- **Work required**
For this listing, the lines between the one holding "Let u(x) = -x**2" and the one holding "Check the integration-by-parts", inclusive, must be set down exactly.

- **Input data**
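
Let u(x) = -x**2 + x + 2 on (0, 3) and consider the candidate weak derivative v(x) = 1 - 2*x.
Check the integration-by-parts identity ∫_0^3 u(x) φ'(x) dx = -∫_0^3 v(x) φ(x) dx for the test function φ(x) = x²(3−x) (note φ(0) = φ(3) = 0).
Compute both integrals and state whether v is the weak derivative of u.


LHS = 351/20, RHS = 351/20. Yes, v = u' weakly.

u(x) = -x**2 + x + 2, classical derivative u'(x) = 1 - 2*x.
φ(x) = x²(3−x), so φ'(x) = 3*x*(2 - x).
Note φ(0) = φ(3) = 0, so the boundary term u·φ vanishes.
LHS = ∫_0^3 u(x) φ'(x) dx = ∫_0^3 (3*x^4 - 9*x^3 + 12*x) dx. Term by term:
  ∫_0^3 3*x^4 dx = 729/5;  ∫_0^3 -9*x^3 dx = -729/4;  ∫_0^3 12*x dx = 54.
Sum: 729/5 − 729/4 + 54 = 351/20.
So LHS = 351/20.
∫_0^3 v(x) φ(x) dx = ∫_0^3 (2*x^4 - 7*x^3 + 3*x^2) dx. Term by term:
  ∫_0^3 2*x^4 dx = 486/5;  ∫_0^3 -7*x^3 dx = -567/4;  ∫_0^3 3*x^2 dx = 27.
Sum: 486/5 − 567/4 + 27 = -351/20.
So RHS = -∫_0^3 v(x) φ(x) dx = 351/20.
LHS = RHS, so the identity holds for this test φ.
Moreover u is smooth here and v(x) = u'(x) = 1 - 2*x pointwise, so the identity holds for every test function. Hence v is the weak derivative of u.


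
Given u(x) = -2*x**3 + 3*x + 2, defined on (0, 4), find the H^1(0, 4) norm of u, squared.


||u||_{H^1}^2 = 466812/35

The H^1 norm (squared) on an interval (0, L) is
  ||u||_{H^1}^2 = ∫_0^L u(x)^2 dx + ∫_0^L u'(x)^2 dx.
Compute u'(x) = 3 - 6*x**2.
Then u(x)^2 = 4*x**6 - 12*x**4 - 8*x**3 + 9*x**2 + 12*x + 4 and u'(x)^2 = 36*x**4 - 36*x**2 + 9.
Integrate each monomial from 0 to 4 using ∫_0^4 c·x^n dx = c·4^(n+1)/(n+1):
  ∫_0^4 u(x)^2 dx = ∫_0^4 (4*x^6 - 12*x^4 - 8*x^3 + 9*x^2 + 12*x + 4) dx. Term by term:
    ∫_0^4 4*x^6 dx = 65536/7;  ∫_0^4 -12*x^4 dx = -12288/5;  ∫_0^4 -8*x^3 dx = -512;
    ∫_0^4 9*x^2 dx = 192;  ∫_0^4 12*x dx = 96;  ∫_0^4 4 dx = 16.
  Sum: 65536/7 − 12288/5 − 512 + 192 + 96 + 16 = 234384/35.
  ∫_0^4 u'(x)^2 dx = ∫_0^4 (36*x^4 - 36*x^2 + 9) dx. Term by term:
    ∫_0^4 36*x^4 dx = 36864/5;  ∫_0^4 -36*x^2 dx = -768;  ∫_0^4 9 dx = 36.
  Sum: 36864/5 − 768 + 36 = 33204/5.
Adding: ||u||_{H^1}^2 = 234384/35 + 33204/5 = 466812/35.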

--

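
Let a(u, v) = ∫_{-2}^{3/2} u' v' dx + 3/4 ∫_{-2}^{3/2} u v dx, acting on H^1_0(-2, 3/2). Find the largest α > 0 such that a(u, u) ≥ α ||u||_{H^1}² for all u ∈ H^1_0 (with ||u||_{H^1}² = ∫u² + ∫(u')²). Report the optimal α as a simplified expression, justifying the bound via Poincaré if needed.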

* * *

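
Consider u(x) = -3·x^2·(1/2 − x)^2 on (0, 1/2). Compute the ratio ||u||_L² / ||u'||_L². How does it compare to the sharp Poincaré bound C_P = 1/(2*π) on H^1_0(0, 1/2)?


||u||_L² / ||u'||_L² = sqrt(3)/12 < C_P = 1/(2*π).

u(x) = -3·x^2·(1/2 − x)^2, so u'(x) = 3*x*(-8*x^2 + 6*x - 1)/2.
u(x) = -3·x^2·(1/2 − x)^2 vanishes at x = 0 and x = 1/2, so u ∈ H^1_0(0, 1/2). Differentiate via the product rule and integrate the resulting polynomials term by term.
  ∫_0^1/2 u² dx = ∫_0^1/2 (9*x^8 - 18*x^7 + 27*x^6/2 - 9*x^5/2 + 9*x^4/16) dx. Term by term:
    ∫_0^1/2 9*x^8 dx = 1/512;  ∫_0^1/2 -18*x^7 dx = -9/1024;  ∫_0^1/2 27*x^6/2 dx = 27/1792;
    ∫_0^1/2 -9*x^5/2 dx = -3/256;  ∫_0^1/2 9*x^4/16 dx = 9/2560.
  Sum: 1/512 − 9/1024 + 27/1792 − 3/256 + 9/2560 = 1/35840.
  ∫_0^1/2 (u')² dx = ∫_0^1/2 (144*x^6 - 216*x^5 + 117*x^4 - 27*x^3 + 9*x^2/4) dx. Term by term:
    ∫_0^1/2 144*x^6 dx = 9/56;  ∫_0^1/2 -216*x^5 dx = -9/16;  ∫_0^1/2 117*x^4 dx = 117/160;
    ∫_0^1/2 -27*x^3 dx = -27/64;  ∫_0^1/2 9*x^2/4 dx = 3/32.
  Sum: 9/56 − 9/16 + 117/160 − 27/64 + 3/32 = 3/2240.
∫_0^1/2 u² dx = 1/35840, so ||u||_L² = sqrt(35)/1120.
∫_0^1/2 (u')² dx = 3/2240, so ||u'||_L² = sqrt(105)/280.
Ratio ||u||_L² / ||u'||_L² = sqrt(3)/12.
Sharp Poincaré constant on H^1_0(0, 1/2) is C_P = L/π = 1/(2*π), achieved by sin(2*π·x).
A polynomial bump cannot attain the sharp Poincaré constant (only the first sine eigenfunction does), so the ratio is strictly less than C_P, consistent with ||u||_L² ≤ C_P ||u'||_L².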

- **Solution to this task**
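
Let u(x) = -x**2 + x + 2 on (0, 3) and consider the candidate weak derivative v(x) = 1 - 2*x.
Check the integration-by-parts identity ∫_0^3 u(x) φ'(x) dx = -∫_0^3 v(x) φ(x) dx for the test function φ(x) = x²(3−x) (note φ(0) = φ(3) = 0).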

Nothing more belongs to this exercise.